- **WORK INSTRUCTION**: Wherever the string "taken" occurs in a line of these records, report that line.

- **DATA SUPPLIED**:

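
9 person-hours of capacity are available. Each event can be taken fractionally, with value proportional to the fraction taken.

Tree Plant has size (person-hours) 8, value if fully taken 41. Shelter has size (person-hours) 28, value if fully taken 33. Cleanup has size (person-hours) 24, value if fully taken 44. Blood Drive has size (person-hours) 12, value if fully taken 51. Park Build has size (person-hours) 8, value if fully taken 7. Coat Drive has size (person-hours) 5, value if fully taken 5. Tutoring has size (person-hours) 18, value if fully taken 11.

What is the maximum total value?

Sort by value density: Tree Plant 41/8≈5.12, Blood Drive 51/12≈4.25, Cleanup 44/24≈1.83, Shelter 33/28≈1.18, Coat Drive 5/5≈1, Park Build 7/8≈0.875, Tutoring 11/18≈0.611.
Tree Plant: take in full, 8 person-hours for value 41 → 1 left.
Fill the last 1 person-hours with part of Blood Drive: 1/12 of it earns 4.25.
Total value = 45.25.

45.25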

- **SOLUTION**:
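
9 person-hours of capacity are available. Each event can be taken fractionally, with value proportional to the fraction taken.
Tree Plant has size (person-hours) 8, value if fully taken 41. Shelter has size (person-hours) 28, value if fully taken 33. Cleanup has size (person-hours) 24, value if fully taken 44. Blood Drive has size (person-hours) 12, value if fully taken 51. Park Build has size (person-hours) 8, value if fully taken 7. Coat Drive has size (person-hours) 5, value if fully taken 5. Tutoring has size (person-hours) 18, value if fully taken 11.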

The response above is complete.